[MATERIAL PROVIDED — start]
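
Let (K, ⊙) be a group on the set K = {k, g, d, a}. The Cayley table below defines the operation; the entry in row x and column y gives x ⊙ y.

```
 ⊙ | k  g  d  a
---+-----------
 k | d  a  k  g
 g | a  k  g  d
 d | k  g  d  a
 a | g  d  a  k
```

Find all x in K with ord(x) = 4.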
[MATERIAL PROVIDED — finish]
TASK DESCRIPTION: The answer should be the entries, given again without a single difference.

ANSWER SECTION:
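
Let (K, ⊙) be a group on the set K = {k, g, d, a}. The Cayley table below defines the operation; the entry in row x and column y gives x ⊙ y.

```
 ⊙ | k  g  d  a
---+-----------
 k | d  a  k  g
 g | a  k  g  d
 d | k  g  d  a
 a | g  d  a  k
```

Find all x in K with ord(x) = 4.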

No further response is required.